WHAT TO PRODUCE — All of the entries are to be written out again verbatim.

DATASET EXCERPTS —
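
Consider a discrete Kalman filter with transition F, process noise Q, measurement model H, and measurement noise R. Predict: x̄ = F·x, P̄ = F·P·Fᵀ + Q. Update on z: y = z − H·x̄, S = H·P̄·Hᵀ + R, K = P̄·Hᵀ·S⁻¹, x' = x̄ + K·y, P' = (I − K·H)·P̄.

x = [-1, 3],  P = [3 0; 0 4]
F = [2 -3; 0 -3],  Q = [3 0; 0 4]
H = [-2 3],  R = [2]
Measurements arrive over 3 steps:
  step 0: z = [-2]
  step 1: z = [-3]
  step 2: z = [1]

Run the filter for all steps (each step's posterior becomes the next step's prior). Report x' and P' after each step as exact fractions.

step 0: x̄ = F·x = [-11, -9]
step 0: P̄ = F·P·Fᵀ + Q = [51 36; 36 40]
step 0: y = z − H·x̄ = [3]
step 0: S = H·P̄·Hᵀ + R = [134]
step 0: K = P̄·Hᵀ·S⁻¹ = [3/67; 24/67]
step 0: x' = x̄ + K·y = [-728/67, -531/67]
step 0: P' = (I − K·H)·P̄ = [3399/67 2268/67; 2268/67 1528/67]
step 1: x̄ = F·x = [137/67, 1593/67]
step 1: P̄ = F·P·Fᵀ + Q = [333/67 144/67; 144/67 14020/67]
step 1: y = z − H·x̄ = [-4706/67]
step 1: S = H·P̄·Hᵀ + R = [125918/67]
step 1: K = P̄·Hᵀ·S⁻¹ = [-9/4843; 20886/62959]
step 1: x' = x̄ + K·y = [10535/4843, 2301/4843]
step 1: P' = (I − K·H)·P̄ = [24039/4843 16020/4843; 16020/4843 152764/62959]
step 2: x̄ = F·x = [14167/4843, -6903/4843]
step 2: P̄ = F·P·Fᵀ + Q = [314661/62959 125316/62959; 125316/62959 1626712/62959]
step 2: y = z − H·x̄ = [53886/4843]
step 2: S = H·P̄·Hᵀ + R = [14521178/62959]
step 2: K = P̄·Hᵀ·S⁻¹ = [-126687/7260589; 16896/52997]
step 2: x' = x̄ + K·y = [2832781/1037227, 16065/7571]
step 2: P' = (I − K·H)·P̄ = [35777649/7260589 173484/52997; 173484/52997 126920/52997]

step 0: x' = [-728/67, -531/67], P' = [3399/67 2268/67; 2268/67 1528/67]
step 1: x' = [10535/4843, 2301/4843], P' = [24039/4843 16020/4843; 16020/4843 152764/62959]
step 2: x' = [2832781/1037227, 16065/7571], P' = [35777649/7260589 173484/52997; 173484/52997 126920/52997]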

TASK RESULT —
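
Consider a discrete Kalman filter with transition F, process noise Q, measurement model H, and measurement noise R. Predict: x̄ = F·x, P̄ = F·P·Fᵀ + Q. Update on z: y = z − H·x̄, S = H·P̄·Hᵀ + R, K = P̄·Hᵀ·S⁻¹, x' = x̄ + K·y, P' = (I − K·H)·P̄.

x = [-1, 3],  P = [3 0; 0 4]
F = [2 -3; 0 -3],  Q = [3 0; 0 4]
H = [-2 3],  R = [2]
Measurements arrive over 3 steps:
  step 0: z = [-2]
  step 1: z = [-3]
  step 2: z = [1]

Run the filter for all steps (each step's posterior becomes the next step's prior). Report x' and P' after each step as exact fractions.

step 0: x̄ = F·x = [-11, -9]
step 0: P̄ = F·P·Fᵀ + Q = [51 36; 36 40]
step 0: y = z − H·x̄ = [3]
step 0: S = H·P̄·Hᵀ + R = [134]
step 0: K = P̄·Hᵀ·S⁻¹ = [3/67; 24/67]
step 0: x' = x̄ + K·y = [-728/67, -531/67]
step 0: P' = (I − K·H)·P̄ = [3399/67 2268/67; 2268/67 1528/67]
step 1: x̄ = F·x = [137/67, 1593/67]
step 1: P̄ = F·P·Fᵀ + Q = [333/67 144/67; 144/67 14020/67]
step 1: y = z − H·x̄ = [-4706/67]
step 1: S = H·P̄·Hᵀ + R = [125918/67]
step 1: K = P̄·Hᵀ·S⁻¹ = [-9/4843; 20886/62959]
step 1: x' = x̄ + K·y = [10535/4843, 2301/4843]
step 1: P' = (I − K·H)·P̄ = [24039/4843 16020/4843; 16020/4843 152764/62959]
step 2: x̄ = F·x = [14167/4843, -6903/4843]
step 2: P̄ = F·P·Fᵀ + Q = [314661/62959 125316/62959; 125316/62959 1626712/62959]
step 2: y = z − H·x̄ = [53886/4843]
step 2: S = H·P̄·Hᵀ + R = [14521178/62959]
step 2: K = P̄·Hᵀ·S⁻¹ = [-126687/7260589; 16896/52997]
step 2: x' = x̄ + K·y = [2832781/1037227, 16065/7571]
step 2: P' = (I − K·H)·P̄ = [35777649/7260589 173484/52997; 173484/52997 126920/52997]

step 0: x' = [-728/67, -531/67], P' = [3399/67 2268/67; 2268/67 1528/67]
step 1: x' = [10535/4843, 2301/4843], P' = [24039/4843 16020/4843; 16020/4843 152764/62959]
step 2: x' = [2832781/1037227, 16065/7571], P' = [35777649/7260589 173484/52997; 173484/52997 126920/52997]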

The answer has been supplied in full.